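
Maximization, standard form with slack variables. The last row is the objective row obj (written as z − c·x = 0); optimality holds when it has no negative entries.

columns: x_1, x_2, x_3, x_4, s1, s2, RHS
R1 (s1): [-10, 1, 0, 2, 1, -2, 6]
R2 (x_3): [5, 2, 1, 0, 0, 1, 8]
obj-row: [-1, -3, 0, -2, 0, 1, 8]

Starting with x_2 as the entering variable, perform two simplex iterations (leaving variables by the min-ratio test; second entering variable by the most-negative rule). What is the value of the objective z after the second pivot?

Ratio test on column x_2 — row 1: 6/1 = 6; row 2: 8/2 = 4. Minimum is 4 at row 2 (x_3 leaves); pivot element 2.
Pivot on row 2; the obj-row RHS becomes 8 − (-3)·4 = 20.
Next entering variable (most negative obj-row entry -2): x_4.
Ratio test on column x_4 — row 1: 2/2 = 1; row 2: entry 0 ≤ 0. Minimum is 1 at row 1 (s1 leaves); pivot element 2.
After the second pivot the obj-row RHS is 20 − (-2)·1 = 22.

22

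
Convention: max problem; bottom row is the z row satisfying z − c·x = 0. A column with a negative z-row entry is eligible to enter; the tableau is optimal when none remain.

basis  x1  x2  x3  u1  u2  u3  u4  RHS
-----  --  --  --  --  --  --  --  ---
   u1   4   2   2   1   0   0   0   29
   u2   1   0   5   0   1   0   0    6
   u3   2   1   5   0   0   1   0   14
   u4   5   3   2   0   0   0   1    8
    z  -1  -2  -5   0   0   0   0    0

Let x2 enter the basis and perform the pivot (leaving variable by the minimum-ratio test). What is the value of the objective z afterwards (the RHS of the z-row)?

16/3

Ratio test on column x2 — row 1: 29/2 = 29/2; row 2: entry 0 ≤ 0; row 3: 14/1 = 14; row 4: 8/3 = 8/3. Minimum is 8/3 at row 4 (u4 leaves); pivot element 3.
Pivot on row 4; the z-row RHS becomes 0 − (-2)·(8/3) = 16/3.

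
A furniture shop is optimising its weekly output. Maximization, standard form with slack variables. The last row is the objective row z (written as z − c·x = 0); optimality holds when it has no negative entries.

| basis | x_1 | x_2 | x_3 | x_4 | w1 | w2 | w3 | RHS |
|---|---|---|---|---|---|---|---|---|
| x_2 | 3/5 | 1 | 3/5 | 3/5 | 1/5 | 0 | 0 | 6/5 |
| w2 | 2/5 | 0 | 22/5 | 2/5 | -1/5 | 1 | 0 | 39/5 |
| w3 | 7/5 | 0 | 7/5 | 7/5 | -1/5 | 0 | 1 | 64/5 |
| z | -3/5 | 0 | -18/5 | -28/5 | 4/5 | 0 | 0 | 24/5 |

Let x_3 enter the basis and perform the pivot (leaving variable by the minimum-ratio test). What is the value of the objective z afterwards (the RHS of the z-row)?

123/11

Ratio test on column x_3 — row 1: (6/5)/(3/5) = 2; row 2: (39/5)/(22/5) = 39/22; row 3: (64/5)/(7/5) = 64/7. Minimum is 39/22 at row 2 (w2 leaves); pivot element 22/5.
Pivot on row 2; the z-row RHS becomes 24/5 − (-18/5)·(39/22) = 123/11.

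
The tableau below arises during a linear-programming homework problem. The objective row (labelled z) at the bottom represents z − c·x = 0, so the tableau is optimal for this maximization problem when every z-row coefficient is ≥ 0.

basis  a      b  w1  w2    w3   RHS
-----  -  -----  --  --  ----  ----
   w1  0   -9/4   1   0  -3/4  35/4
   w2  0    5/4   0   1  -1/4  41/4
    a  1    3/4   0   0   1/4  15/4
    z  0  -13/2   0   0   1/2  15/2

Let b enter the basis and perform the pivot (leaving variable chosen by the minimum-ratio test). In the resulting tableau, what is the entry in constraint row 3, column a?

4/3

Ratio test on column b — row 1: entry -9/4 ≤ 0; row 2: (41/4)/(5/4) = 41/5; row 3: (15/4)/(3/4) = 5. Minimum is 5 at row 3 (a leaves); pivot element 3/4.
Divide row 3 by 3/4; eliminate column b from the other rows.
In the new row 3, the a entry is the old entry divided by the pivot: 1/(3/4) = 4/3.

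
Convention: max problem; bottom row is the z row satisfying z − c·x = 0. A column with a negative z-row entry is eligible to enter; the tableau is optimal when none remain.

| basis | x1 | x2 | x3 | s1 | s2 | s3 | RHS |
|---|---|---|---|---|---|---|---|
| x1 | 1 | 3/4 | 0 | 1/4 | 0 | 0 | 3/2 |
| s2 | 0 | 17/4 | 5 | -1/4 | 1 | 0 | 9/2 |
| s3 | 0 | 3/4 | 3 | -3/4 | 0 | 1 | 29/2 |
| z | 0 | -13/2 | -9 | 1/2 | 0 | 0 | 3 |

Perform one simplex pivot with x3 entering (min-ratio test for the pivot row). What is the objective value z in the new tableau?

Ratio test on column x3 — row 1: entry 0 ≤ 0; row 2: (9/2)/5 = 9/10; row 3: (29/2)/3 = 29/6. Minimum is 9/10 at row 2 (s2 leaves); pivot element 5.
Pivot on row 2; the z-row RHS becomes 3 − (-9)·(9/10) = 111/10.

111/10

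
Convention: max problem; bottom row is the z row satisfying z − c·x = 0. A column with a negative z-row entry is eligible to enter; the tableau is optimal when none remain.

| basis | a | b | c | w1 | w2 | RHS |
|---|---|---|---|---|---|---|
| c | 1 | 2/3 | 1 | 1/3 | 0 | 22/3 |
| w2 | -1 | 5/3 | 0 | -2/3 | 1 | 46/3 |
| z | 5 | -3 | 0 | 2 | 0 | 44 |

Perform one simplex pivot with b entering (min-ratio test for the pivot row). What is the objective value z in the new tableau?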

--

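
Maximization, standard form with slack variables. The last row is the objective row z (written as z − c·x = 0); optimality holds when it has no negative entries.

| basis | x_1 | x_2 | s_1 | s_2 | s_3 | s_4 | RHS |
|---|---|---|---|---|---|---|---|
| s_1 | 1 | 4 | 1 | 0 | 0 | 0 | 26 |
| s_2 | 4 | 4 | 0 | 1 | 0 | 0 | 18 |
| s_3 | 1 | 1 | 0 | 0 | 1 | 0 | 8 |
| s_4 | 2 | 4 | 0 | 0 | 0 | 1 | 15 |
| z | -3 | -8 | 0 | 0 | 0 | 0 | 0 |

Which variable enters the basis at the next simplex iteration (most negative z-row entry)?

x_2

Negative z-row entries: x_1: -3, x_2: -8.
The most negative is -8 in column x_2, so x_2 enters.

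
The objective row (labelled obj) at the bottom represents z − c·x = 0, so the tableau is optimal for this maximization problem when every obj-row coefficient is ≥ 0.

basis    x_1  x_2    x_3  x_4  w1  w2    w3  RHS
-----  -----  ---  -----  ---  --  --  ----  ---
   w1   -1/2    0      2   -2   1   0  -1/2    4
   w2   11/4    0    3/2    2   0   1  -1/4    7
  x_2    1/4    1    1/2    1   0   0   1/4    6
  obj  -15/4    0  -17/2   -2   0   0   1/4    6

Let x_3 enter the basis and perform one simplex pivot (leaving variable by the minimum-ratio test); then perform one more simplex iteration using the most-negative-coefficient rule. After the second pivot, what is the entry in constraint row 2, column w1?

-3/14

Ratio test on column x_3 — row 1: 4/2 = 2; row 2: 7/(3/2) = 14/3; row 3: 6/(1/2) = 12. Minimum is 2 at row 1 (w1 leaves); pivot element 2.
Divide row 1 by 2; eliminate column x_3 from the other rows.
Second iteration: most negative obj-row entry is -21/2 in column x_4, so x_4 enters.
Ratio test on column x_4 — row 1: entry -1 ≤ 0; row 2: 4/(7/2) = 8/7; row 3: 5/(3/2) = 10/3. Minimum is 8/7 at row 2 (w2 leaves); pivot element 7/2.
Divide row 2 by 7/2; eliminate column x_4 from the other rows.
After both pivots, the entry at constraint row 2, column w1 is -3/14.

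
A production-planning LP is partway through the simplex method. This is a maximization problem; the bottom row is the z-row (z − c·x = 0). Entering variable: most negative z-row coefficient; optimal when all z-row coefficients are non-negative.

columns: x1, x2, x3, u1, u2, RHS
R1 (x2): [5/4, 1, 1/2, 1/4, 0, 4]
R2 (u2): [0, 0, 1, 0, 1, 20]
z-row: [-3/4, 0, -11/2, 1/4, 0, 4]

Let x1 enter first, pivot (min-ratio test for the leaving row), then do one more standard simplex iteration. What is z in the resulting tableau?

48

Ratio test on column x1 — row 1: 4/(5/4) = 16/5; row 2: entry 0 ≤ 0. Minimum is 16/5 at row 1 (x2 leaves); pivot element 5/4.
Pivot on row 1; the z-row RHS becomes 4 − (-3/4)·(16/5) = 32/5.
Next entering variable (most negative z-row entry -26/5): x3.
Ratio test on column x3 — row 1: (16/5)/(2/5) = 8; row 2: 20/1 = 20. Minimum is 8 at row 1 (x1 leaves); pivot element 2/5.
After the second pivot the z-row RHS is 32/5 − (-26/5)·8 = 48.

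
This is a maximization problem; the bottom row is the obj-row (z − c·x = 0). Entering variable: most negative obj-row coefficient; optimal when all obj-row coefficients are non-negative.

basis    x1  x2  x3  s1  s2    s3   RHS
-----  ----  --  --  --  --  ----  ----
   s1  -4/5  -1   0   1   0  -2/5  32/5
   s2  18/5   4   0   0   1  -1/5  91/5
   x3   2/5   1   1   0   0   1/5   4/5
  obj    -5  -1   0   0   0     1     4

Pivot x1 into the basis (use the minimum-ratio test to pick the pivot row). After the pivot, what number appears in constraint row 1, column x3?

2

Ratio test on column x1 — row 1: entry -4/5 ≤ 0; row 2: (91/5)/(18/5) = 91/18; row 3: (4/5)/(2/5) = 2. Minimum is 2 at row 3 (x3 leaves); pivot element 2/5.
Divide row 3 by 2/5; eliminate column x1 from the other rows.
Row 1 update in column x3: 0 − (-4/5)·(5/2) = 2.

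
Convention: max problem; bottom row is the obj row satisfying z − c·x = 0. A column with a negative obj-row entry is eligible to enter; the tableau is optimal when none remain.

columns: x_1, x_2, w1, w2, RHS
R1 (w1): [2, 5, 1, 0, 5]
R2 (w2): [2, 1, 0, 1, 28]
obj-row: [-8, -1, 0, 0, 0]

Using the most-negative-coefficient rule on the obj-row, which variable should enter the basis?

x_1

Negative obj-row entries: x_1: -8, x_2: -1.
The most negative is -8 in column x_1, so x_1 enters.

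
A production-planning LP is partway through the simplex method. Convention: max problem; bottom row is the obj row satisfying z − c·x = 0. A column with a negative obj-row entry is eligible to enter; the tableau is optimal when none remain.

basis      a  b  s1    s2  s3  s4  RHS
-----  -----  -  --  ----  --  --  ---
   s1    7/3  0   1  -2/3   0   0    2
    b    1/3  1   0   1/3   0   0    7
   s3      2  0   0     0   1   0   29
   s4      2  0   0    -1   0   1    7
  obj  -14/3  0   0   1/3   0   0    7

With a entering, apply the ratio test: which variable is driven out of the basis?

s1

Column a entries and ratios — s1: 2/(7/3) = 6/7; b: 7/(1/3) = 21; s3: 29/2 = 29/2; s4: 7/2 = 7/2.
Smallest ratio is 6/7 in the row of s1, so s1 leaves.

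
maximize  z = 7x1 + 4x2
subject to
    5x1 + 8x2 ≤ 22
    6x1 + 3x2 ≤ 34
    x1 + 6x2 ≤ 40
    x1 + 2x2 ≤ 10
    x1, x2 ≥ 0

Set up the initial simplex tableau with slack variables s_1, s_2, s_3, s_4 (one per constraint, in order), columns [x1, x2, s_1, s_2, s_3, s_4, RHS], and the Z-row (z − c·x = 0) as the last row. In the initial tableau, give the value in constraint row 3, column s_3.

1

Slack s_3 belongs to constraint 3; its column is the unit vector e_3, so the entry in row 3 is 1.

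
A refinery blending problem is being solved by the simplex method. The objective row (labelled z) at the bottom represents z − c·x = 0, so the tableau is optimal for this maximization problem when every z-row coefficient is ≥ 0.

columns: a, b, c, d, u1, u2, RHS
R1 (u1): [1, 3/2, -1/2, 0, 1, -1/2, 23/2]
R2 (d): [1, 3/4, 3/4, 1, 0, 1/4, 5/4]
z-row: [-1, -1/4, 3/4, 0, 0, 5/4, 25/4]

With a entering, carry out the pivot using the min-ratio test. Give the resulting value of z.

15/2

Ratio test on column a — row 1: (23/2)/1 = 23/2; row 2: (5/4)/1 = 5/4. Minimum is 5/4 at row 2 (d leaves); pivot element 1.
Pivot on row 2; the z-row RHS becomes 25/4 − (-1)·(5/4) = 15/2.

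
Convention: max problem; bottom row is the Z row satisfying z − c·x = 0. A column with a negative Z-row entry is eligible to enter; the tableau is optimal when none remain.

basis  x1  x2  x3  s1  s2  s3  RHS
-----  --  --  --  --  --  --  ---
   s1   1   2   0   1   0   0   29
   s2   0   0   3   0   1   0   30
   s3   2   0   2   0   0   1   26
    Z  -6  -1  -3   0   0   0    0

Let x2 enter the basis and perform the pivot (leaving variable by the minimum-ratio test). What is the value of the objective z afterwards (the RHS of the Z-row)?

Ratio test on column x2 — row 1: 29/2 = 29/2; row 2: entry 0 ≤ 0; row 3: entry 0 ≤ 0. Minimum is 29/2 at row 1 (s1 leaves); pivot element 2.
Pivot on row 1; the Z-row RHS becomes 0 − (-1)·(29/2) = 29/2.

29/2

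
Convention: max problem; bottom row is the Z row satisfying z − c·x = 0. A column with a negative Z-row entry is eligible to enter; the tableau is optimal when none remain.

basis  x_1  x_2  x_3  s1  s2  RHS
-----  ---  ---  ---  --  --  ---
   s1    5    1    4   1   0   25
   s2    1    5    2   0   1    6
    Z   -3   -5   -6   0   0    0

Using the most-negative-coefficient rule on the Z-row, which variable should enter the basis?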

What is being asked –
Across all the entries above, count each line that has the word "method" in it, and give only the count.

Result –
3